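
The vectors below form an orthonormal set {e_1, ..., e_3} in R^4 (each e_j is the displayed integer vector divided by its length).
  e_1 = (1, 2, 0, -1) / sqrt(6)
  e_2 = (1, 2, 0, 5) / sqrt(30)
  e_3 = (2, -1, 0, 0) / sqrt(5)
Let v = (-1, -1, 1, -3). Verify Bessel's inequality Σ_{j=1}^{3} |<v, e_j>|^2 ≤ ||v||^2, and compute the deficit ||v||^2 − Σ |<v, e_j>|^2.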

### TASK INSTRUCTIONS
The records above should be printed in full, exactly as they appear.

### ANSWER TO THIS TASK
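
The vectors below form an orthonormal set {e_1, ..., e_3} in R^4 (each e_j is the displayed integer vector divided by its length).
  e_1 = (1, 2, 0, -1) / sqrt(6)
  e_2 = (1, 2, 0, 5) / sqrt(30)
  e_3 = (2, -1, 0, 0) / sqrt(5)
Let v = (-1, -1, 1, -3). Verify Bessel's inequality Σ_{j=1}^{3} |<v, e_j>|^2 ≤ ||v||^2, and compute the deficit ||v||^2 − Σ |<v, e_j>|^2.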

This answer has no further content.